• **WHAT YOU SHOULD DO**
Print the line that contains "From an 18.3" and every line that follows it in the data below, ending with the final line; include nothing else.

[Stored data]
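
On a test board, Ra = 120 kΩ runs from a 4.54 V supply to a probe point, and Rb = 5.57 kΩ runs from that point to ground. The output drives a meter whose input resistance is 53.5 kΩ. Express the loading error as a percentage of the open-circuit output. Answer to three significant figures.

9.05 %

Unloaded V = 4.54 × 5.57/125.6 = 0.20138 V.
Loaded: Rb‖R_L = 5.045 kΩ, giving V = 4.54 × 5.045/125.0 = 0.18316 V.
Drop = (0.20138 − 0.18316) / 0.20138 = 9.05 %.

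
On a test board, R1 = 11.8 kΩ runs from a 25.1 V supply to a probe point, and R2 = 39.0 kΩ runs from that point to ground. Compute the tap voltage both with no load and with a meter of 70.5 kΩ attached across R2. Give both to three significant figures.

Open-circuit: V = 25.1 × 39.0/(11.8 + 39.0) = 19.3 V.
With the load, R2 becomes R2‖R_L = 25.11 kΩ, so V = 25.1 × 25.11/36.91 = 17.1 V.

Unloaded: 19.3 V; loaded: 17.1 V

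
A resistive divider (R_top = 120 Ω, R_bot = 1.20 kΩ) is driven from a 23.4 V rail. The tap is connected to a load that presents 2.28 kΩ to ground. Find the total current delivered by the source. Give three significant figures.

R_bot‖R_L = 786.2 Ω, so the source sees R_top + R_bot‖R_L = 906.2 Ω.
I = 23.4 V / 906.2 Ω = 25.8 mA.

I ≈ 25.8 mA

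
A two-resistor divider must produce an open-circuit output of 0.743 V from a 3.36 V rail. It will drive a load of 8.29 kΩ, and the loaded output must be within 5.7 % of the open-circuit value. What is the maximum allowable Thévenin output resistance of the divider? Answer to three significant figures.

R_th ≤ 501 Ω

Loading drop = R_th/(R_th + R_L) ≤ 0.0570, so R_th ≤ R_L · ε/(1−ε) = 8.29 kΩ × 0.0570/0.9430 = 501 Ω.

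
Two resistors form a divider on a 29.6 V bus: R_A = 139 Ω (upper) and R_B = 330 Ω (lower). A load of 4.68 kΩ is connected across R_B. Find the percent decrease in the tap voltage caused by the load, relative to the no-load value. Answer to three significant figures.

The divider's output (Thévenin) resistance is R_A‖R_B = 97.80 Ω.
Fractional drop under load = R_th/(R_th + R_L) = 97.80 / (97.80 + 4680) = 0.02047.
So the output falls by 2.05 %.

2.05 %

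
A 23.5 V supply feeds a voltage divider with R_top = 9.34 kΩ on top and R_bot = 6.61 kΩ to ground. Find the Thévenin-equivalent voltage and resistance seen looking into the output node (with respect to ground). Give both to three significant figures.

V_th = 9.74 V, R_th = 3.87 kΩ

V_th is the open-circuit tap voltage: 23.5 × 6.61/(9.34 + 6.61) = 9.74 V.
With the supply zeroed, R_top and R_bot appear in parallel from the tap: R_th = R_top‖R_bot = (9.34 × 6.61)/15.95 = 3.87 kΩ.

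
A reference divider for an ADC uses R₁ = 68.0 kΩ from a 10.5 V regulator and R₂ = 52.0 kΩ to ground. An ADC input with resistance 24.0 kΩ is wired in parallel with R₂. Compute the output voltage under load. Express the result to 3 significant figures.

V_out ≈ 2.04 V

The load sits in parallel with R₂: R₂‖R_L = (52.0 × 24.0) / (52.0 + 24.0) = 16.42 kΩ.
V_out = 10.5 × 16.42 / (68.0 + 16.42) = 10.5 × 16.42/84.42 = 2.04 V.
(Unloaded it would have been 4.55 V.)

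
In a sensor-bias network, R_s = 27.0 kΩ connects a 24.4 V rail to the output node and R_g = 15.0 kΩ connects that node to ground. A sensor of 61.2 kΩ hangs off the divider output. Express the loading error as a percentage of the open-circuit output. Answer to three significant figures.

13.6 %

Unloaded V = 24.4 × 15.0/42.00 = 8.7143 V.
Loaded: R_g‖R_L = 12.05 kΩ, giving V = 24.4 × 12.05/39.05 = 7.5281 V.
Drop = (8.7143 − 7.5281) / 8.7143 = 13.6 %.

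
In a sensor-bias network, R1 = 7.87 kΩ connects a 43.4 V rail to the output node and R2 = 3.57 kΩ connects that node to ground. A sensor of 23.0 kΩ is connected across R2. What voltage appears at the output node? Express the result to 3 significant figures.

The load sits in parallel with R2: R2‖R_L = (3.57 × 23.0) / (3.57 + 23.0) = 3.090 kΩ.
V_out = 43.4 × 3.090 / (7.87 + 3.090) = 43.4 × 3.090/10.96 = 12.2 V.

V_out ≈ 12.2 V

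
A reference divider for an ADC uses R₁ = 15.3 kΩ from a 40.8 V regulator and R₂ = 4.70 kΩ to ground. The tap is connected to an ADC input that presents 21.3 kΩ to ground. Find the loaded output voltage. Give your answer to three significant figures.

The load sits in parallel with R₂: R₂‖R_L = (4.70 × 21.3) / (4.70 + 21.3) = 3.850 kΩ.
V_out = 40.8 × 3.850 / (15.3 + 3.850) = 40.8 × 3.850/19.15 = 8.20 V.

V_out ≈ 8.20 V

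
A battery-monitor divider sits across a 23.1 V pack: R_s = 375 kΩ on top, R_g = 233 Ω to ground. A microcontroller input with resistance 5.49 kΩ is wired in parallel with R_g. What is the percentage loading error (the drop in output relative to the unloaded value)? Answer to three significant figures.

The divider's output (Thévenin) resistance is R_s‖R_g = 232.9 Ω.
Fractional drop under load = R_th/(R_th + R_L) = 232.9 / (232.9 + 5490) = 0.04069.
So the output falls by 4.07 %.

4.07 %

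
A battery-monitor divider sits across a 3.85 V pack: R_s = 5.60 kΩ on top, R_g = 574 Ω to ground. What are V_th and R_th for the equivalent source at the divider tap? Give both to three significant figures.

V_th = 0.358 V, R_th = 521 Ω

V_th is the open-circuit tap voltage: 3.85 × 574/(5600 + 574) = 0.358 V.
With the supply zeroed, R_s and R_g appear in parallel from the tap: R_th = R_s‖R_g = (5600 × 574)/6174 = 521 Ω.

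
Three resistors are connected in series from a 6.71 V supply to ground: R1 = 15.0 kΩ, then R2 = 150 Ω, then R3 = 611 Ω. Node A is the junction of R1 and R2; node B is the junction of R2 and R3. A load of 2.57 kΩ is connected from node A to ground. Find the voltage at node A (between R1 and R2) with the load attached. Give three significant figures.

V ≈ 0.253 V

Below node A the series string R2+R3 = 761.0 Ω sits in parallel with the 2570 Ω load: 587.1 Ω.
V_A = 6.71 × 587.1/(15000 + 587.1) = 0.253 V.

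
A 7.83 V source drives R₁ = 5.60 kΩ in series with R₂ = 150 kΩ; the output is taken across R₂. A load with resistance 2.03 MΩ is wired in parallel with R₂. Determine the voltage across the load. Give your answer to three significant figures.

The load sits in parallel with R₂: R₂‖R_L = (150 × 2030) / (150 + 2030) = 139.7 kΩ.
V_out = 7.83 × 139.7 / (5.60 + 139.7) = 7.83 × 139.7/145.3 = 7.53 V.

V_out ≈ 7.53 V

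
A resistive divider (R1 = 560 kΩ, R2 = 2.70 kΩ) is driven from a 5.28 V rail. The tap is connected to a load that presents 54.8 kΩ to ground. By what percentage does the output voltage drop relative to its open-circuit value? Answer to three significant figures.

The divider's output (Thévenin) resistance is R1‖R2 = 2.687 kΩ.
Fractional drop under load = R_th/(R_th + R_L) = 2.687 / (2.687 + 54.8) = 0.04674.
So the output falls by 4.67 %.

4.67 %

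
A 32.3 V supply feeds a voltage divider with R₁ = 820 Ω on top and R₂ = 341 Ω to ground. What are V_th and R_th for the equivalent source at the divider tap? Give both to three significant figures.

V_th = 9.49 V, R_th = 241 Ω

V_th is the open-circuit tap voltage: 32.3 × 341/(820 + 341) = 9.49 V.
With the supply zeroed, R₁ and R₂ appear in parallel from the tap: R_th = R₁‖R₂ = (820 × 341)/1161 = 241 Ω.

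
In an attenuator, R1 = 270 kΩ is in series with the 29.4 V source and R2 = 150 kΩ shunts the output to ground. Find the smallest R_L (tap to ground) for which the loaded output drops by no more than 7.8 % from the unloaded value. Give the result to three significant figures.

R_L(min) ≈ 1.14 MΩ

Output resistance R_th = R1‖R2 = (270 × 150)/420.0 = 96.43 kΩ.
The fractional drop is R_th/(R_th + R_L); requiring this ≤ 0.0780 gives R_L ≥ R_th(1/0.0780 − 1) = 96.43 × 11.82 = 1.14 MΩ.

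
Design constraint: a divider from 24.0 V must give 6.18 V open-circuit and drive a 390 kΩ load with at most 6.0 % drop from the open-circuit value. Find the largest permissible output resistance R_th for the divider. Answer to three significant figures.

Loading drop = R_th/(R_th + R_L) ≤ 0.0600, so R_th ≤ R_L · ε/(1−ε) = 390 kΩ × 0.0600/0.9400 = 24.9 kΩ.

R_th ≤ 24.9 kΩ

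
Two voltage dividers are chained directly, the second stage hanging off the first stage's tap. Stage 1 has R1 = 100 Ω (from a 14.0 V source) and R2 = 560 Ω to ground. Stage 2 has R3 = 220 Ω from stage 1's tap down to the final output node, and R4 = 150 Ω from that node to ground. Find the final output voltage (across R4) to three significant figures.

V_out ≈ 3.92 V

Stage 2 presents R3+R4 = 370.0 Ω as a load on stage 1's tap.
Stage 1's lower leg becomes R2‖(R3+R4) = 222.8 Ω, so V_mid = 14.0 × 222.8/322.8 = 9.663 V.
Stage 2 is itself unloaded: V_out = V_mid × R4/(R3+R4) = 9.663 × 150/370.0 = 3.92 V.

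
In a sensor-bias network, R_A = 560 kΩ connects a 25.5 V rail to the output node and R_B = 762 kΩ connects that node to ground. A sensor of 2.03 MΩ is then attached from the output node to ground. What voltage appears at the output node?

The load sits in parallel with R_B: R_B‖R_L = (762 × 2030) / (762 + 2030) = 554.0 kΩ.
V_out = 25.5 × 554.0 / (560 + 554.0) = 25.5 × 554.0/1114 = 12.7 V.
(Unloaded it would have been 14.7 V.)

V_out ≈ 12.7 V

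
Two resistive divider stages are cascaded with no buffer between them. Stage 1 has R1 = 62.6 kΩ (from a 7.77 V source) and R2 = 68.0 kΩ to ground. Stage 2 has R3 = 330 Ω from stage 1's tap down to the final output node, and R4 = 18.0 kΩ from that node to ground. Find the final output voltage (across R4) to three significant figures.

V_out ≈ 1.43 V

Stage 2 presents R3+R4 = 18330 Ω as a load on stage 1's tap.
Stage 1's lower leg becomes R2‖(R3+R4) = 14440 Ω, so V_mid = 7.77 × 14440/77040 = 1.456 V.
Stage 2 is itself unloaded: V_out = V_mid × R4/(R3+R4) = 1.456 × 18000/18330 = 1.43 V.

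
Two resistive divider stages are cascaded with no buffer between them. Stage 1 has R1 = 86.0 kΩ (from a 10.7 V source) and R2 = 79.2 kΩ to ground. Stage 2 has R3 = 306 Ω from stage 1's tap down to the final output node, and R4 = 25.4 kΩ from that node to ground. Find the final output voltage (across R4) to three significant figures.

V_out ≈ 1.95 V

Stage 2 presents R3+R4 = 25710 Ω as a load on stage 1's tap.
Stage 1's lower leg becomes R2‖(R3+R4) = 19410 Ω, so V_mid = 10.7 × 19410/105400 = 1.970 V.
Stage 2 is itself unloaded: V_out = V_mid × R4/(R3+R4) = 1.970 × 25400/25710 = 1.95 V.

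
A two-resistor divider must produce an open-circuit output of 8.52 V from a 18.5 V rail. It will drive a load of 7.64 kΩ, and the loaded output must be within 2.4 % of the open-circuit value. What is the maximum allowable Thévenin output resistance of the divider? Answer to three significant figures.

Loading drop = R_th/(R_th + R_L) ≤ 0.0240, so R_th ≤ R_L · ε/(1−ε) = 7.64 kΩ × 0.0240/0.9760 = 188 Ω.
(Any R1, R2 with R2/(R1+R2) = 0.461 and R1‖R2 ≤ 188 Ω will meet the spec.)

R_th ≤ 188 Ω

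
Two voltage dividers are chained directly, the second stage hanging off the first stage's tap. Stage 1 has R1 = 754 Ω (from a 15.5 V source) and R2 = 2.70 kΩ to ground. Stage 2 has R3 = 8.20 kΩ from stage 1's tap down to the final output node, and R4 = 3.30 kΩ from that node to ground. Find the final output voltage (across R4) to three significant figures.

V_out ≈ 3.31 V

Stage 2 presents R3+R4 = 11500 Ω as a load on stage 1's tap.
Stage 1's lower leg becomes R2‖(R3+R4) = 2187 Ω, so V_mid = 15.5 × 2187/2941 = 11.53 V.
Stage 2 is itself unloaded: V_out = V_mid × R4/(R3+R4) = 11.53 × 3300/11500 = 3.31 V.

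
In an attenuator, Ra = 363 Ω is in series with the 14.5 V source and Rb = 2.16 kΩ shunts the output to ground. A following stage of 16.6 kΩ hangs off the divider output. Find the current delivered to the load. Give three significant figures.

I_L ≈ 0.734 mA

Rb‖R_L = 1911 Ω; V_out = 14.5 × 1911/2274 = 12.19 V.
I_L = V_out / R_L = 12.19 / 16.6 kΩ = 0.734 mA.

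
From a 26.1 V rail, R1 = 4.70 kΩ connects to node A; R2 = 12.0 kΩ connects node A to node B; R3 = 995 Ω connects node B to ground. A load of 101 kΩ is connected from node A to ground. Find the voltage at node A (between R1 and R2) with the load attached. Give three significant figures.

V ≈ 18.5 V

Below node A the series string R2+R3 = 13000 Ω sits in parallel with the 101000 Ω load: 11510 Ω.
V_A = 26.1 × 11510/(4700 + 11510) = 18.5 V.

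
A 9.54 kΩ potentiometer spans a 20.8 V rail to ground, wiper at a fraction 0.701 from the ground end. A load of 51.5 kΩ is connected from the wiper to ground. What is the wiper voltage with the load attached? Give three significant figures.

V ≈ 14.0 V

The wiper splits the pot into (1−α)R = 2.852 kΩ above and αR = 6.688 kΩ below.
Lower section ‖ load = 5.919 kΩ.
V_wiper = 20.8 × 5.919/(2.852 + 5.919) = 14.0 V.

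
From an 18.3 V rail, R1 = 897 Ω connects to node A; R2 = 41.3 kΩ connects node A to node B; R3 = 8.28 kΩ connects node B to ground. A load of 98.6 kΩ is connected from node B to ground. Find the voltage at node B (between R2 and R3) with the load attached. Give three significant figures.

At node B, R3 is in parallel with the load: R3‖R_L = 7639 Ω.
Below node A the resistance is R2 + (R3‖R_L) = 48940 Ω, so V_A = 18.3 × 48940/49840 = 17.97 V.
Then V_B = V_A × (R3‖R_L)/(R2 + R3‖R_L) = 17.97 × 7639/48940 = 2.80 V.

V ≈ 2.80 V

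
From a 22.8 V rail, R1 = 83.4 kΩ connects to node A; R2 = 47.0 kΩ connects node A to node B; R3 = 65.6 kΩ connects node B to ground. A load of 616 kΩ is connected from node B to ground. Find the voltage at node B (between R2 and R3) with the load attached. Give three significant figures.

At node B, R3 is in parallel with the load: R3‖R_L = 59.29 kΩ.
Below node A the resistance is R2 + (R3‖R_L) = 106.3 kΩ, so V_A = 22.8 × 106.3/189.7 = 12.78 V.
Then V_B = V_A × (R3‖R_L)/(R2 + R3‖R_L) = 12.78 × 59.29/106.3 = 7.13 V.

V ≈ 7.13 V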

• **EXERCISE RESULT**
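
From an 18.3 V rail, R1 = 897 Ω connects to node A; R2 = 41.3 kΩ connects node A to node B; R3 = 8.28 kΩ connects node B to ground. A load of 98.6 kΩ is connected from node B to ground. Find the voltage at node B (between R2 and R3) with the load attached. Give three significant figures.

At node B, R3 is in parallel with the load: R3‖R_L = 7639 Ω.
Below node A the resistance is R2 + (R3‖R_L) = 48940 Ω, so V_A = 18.3 × 48940/49840 = 17.97 V.
Then V_B = V_A × (R3‖R_L)/(R2 + R3‖R_L) = 17.97 × 7639/48940 = 2.80 V.

V ≈ 2.80 V

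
From a 22.8 V rail, R1 = 83.4 kΩ connects to node A; R2 = 47.0 kΩ connects node A to node B; R3 = 65.6 kΩ connects node B to ground. A load of 616 kΩ is connected from node B to ground. Find the voltage at node B (between R2 and R3) with the load attached. Give three significant figures.

At node B, R3 is in parallel with the load: R3‖R_L = 59.29 kΩ.
Below node A the resistance is R2 + (R3‖R_L) = 106.3 kΩ, so V_A = 22.8 × 106.3/189.7 = 12.78 V.
Then V_B = V_A × (R3‖R_L)/(R2 + R3‖R_L) = 12.78 × 59.29/106.3 = 7.13 V.

V ≈ 7.13 V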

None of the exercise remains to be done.